=== Goal of the exercise ===
Provide the data again in its entirety, exactly as given.

=== Material provided ===

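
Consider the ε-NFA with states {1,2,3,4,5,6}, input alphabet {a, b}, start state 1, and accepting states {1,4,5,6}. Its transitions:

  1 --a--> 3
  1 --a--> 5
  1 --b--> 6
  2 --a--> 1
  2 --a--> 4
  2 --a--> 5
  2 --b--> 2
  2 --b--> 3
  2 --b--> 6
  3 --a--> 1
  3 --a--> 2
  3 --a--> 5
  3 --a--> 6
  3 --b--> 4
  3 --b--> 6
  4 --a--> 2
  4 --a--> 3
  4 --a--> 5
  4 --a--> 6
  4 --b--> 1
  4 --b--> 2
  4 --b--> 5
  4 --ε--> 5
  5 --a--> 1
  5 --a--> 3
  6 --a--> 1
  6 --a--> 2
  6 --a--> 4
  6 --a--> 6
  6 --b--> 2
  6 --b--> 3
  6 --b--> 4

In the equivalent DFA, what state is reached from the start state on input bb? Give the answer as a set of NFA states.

Start: {1}.
δ(1,b) = {6}.
Union: {6}.
After b: {6}.
δ(6,b) = {2,3,4}.
Union: {2,3,4}.
ε-closure gives {2,3,4,5}.
After b: {2,3,4,5}.

{2,3,4,5}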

=== Output of the task ===
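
Consider the ε-NFA with states {1,2,3,4,5,6}, input alphabet {a, b}, start state 1, and accepting states {1,4,5,6}. Its transitions:

  1 --a--> 3
  1 --a--> 5
  1 --b--> 6
  2 --a--> 1
  2 --a--> 4
  2 --a--> 5
  2 --b--> 2
  2 --b--> 3
  2 --b--> 6
  3 --a--> 1
  3 --a--> 2
  3 --a--> 5
  3 --a--> 6
  3 --b--> 4
  3 --b--> 6
  4 --a--> 2
  4 --a--> 3
  4 --a--> 5
  4 --a--> 6
  4 --b--> 1
  4 --b--> 2
  4 --b--> 5
  4 --ε--> 5
  5 --a--> 1
  5 --a--> 3
  6 --a--> 1
  6 --a--> 2
  6 --a--> 4
  6 --a--> 6
  6 --b--> 2
  6 --b--> 3
  6 --b--> 4

In the equivalent DFA, what state is reached from the start state on input bb? Give the answer as a set of NFA states.

Start: {1}.
δ(1,b) = {6}.
Union: {6}.
After b: {6}.
δ(6,b) = {2,3,4}.
Union: {2,3,4}.
ε-closure gives {2,3,4,5}.
After b: {2,3,4,5}.

{2,3,4,5}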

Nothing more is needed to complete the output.